INSTRUCTIONS TO FOLLOW :: Without altering a single character, set down all of the data below.

(Collected data entries)
--

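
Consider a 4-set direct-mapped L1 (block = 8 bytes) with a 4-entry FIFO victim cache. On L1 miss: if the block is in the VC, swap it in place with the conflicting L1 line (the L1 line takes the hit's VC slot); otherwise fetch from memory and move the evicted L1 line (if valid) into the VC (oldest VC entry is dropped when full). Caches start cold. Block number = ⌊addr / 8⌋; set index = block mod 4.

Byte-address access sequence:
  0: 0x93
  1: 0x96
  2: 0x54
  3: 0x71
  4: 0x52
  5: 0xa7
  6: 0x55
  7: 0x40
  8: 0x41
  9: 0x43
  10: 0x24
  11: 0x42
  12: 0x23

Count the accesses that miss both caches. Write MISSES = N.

MISSES = 6

0: 0x93 (blk 18, set 2) → MISS  vc=[]
1: 0x96 (blk 18, set 2) → L1-HIT  vc=[]
2: 0x54 (blk 10, set 2) → MISS  vc=[18]
3: 0x71 (blk 14, set 2) → MISS  vc=[18, 10]
4: 0x52 (blk 10, set 2) → VC-HIT  vc=[18, 14]
5: 0xa7 (blk 20, set 0) → MISS  vc=[18, 14]
6: 0x55 (blk 10, set 2) → L1-HIT  vc=[18, 14]
7: 0x40 (blk 8, set 0) → MISS  vc=[18, 14, 20]
8: 0x41 (blk 8, set 0) → L1-HIT  vc=[18, 14, 20]
9: 0x43 (blk 8, set 0) → L1-HIT  vc=[18, 14, 20]
10: 0x24 (blk 4, set 0) → MISS  vc=[18, 14, 20, 8]
11: 0x42 (blk 8, set 0) → VC-HIT  vc=[18, 14, 20, 4]
12: 0x23 (blk 4, set 0) → VC-HIT  vc=[18, 14, 20, 8]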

--

TASK ANSWER ::
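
Consider a 4-set direct-mapped L1 (block = 8 bytes) with a 4-entry FIFO victim cache. On L1 miss: if the block is in the VC, swap it in place with the conflicting L1 line (the L1 line takes the hit's VC slot); otherwise fetch from memory and move the evicted L1 line (if valid) into the VC (oldest VC entry is dropped when full). Caches start cold. Block number = ⌊addr / 8⌋; set index = block mod 4.

Byte-address access sequence:
  0: 0x93
  1: 0x96
  2: 0x54
  3: 0x71
  4: 0x52
  5: 0xa7
  6: 0x55
  7: 0x40
  8: 0x41
  9: 0x43
  10: 0x24
  11: 0x42
  12: 0x23

Count the accesses that miss both caches. Write MISSES = N.

MISSES = 6

0: 0x93 (blk 18, set 2) → MISS  vc=[]
1: 0x96 (blk 18, set 2) → L1-HIT  vc=[]
2: 0x54 (blk 10, set 2) → MISS  vc=[18]
3: 0x71 (blk 14, set 2) → MISS  vc=[18, 10]
4: 0x52 (blk 10, set 2) → VC-HIT  vc=[18, 14]
5: 0xa7 (blk 20, set 0) → MISS  vc=[18, 14]
6: 0x55 (blk 10, set 2) → L1-HIT  vc=[18, 14]
7: 0x40 (blk 8, set 0) → MISS  vc=[18, 14, 20]
8: 0x41 (blk 8, set 0) → L1-HIT  vc=[18, 14, 20]
9: 0x43 (blk 8, set 0) → L1-HIT  vc=[18, 14, 20]
10: 0x24 (blk 4, set 0) → MISS  vc=[18, 14, 20, 8]
11: 0x42 (blk 8, set 0) → VC-HIT  vc=[18, 14, 20, 4]
12: 0x23 (blk 4, set 0) → VC-HIT  vc=[18, 14, 20, 8]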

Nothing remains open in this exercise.